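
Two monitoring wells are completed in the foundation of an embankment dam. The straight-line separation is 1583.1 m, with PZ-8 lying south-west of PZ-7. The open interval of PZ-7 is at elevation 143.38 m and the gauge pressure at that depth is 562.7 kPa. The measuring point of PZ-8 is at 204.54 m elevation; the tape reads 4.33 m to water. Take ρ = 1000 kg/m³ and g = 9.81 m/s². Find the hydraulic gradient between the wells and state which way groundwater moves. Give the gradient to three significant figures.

i ≈ 0.000335; groundwater flows toward the south-west

Pressure head at PZ-7: ψ = P/(ρg) = 562.7×1000 / (1000 × 9.81) = 57.36 m.
Total head at PZ-7: h = z + ψ = 143.38 + 57.36 = 200.74 m.
Total head at PZ-8: h = 204.54 − 4.33 = 200.21 m.
Head difference: h(PZ-7) − h(PZ-8) = 200.74 − 200.21 = 0.53 m.
Hydraulic gradient: i = |Δh| / L = 0.53 / 1583.1 = 0.000335.
Flow is from higher to lower head: from PZ-7 toward PZ-8, i.e. toward the south-west.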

....

■ **ACTION ITEM**: The full listing, repeated exactly, is the expected answer.

■ **WORKED SOLUTION**:
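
Two monitoring wells are completed in the foundation of an embankment dam. The straight-line separation is 1583.1 m, with PZ-8 lying south-west of PZ-7. The open interval of PZ-7 is at elevation 143.38 m and the gauge pressure at that depth is 562.7 kPa. The measuring point of PZ-8 is at 204.54 m elevation; the tape reads 4.33 m to water. Take ρ = 1000 kg/m³ and g = 9.81 m/s². Find the hydraulic gradient between the wells and state which way groundwater moves. Give the gradient to three significant figures.

i ≈ 0.000335; groundwater flows toward the south-west

Pressure head at PZ-7: ψ = P/(ρg) = 562.7×1000 / (1000 × 9.81) = 57.36 m.
Total head at PZ-7: h = z + ψ = 143.38 + 57.36 = 200.74 m.
Total head at PZ-8: h = 204.54 − 4.33 = 200.21 m.
Head difference: h(PZ-7) − h(PZ-8) = 200.74 − 200.21 = 0.53 m.
Hydraulic gradient: i = |Δh| / L = 0.53 / 1583.1 = 0.000335.
Flow is from higher to lower head: from PZ-7 toward PZ-8, i.e. toward the south-west.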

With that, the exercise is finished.